[Stored data entries]

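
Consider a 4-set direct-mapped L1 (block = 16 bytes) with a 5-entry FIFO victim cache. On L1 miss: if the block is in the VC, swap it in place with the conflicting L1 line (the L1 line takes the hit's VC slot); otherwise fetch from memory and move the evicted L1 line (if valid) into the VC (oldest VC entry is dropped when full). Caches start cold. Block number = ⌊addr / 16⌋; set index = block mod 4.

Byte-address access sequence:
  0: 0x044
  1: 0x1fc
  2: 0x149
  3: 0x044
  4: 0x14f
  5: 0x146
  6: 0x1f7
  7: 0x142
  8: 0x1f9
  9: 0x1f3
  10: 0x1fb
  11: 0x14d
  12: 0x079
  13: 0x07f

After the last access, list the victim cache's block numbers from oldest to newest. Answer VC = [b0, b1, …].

0: 0x44 (blk 4, set 0) → MISS  vc=[]
1: 0x1fc (blk 31, set 3) → MISS  vc=[]
2: 0x149 (blk 20, set 0) → MISS  vc=[4]
3: 0x44 (blk 4, set 0) → VC-HIT  vc=[20]
4: 0x14f (blk 20, set 0) → VC-HIT  vc=[4]
5: 0x146 (blk 20, set 0) → L1-HIT  vc=[4]
6: 0x1f7 (blk 31, set 3) → L1-HIT  vc=[4]
7: 0x142 (blk 20, set 0) → L1-HIT  vc=[4]
8: 0x1f9 (blk 31, set 3) → L1-HIT  vc=[4]
9: 0x1f3 (blk 31, set 3) → L1-HIT  vc=[4]
10: 0x1fb (blk 31, set 3) → L1-HIT  vc=[4]
11: 0x14d (blk 20, set 0) → L1-HIT  vc=[4]
12: 0x79 (blk 7, set 3) → MISS  vc=[4, 31]
13: 0x7f (blk 7, set 3) → L1-HIT  vc=[4, 31]

VC = [4, 31]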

_Assignment_: Output every entry exactly as it appears.

_Output for this exercise_:
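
Consider a 4-set direct-mapped L1 (block = 16 bytes) with a 5-entry FIFO victim cache. On L1 miss: if the block is in the VC, swap it in place with the conflicting L1 line (the L1 line takes the hit's VC slot); otherwise fetch from memory and move the evicted L1 line (if valid) into the VC (oldest VC entry is dropped when full). Caches start cold. Block number = ⌊addr / 16⌋; set index = block mod 4.

Byte-address access sequence:
  0: 0x044
  1: 0x1fc
  2: 0x149
  3: 0x044
  4: 0x14f
  5: 0x146
  6: 0x1f7
  7: 0x142
  8: 0x1f9
  9: 0x1f3
  10: 0x1fb
  11: 0x14d
  12: 0x079
  13: 0x07f

After the last access, list the victim cache's block numbers from oldest to newest. Answer VC = [b0, b1, …].

0: 0x44 (blk 4, set 0) → MISS  vc=[]
1: 0x1fc (blk 31, set 3) → MISS  vc=[]
2: 0x149 (blk 20, set 0) → MISS  vc=[4]
3: 0x44 (blk 4, set 0) → VC-HIT  vc=[20]
4: 0x14f (blk 20, set 0) → VC-HIT  vc=[4]
5: 0x146 (blk 20, set 0) → L1-HIT  vc=[4]
6: 0x1f7 (blk 31, set 3) → L1-HIT  vc=[4]
7: 0x142 (blk 20, set 0) → L1-HIT  vc=[4]
8: 0x1f9 (blk 31, set 3) → L1-HIT  vc=[4]
9: 0x1f3 (blk 31, set 3) → L1-HIT  vc=[4]
10: 0x1fb (blk 31, set 3) → L1-HIT  vc=[4]
11: 0x14d (blk 20, set 0) → L1-HIT  vc=[4]
12: 0x79 (blk 7, set 3) → MISS  vc=[4, 31]
13: 0x7f (blk 7, set 3) → L1-HIT  vc=[4, 31]

VC = [4, 31]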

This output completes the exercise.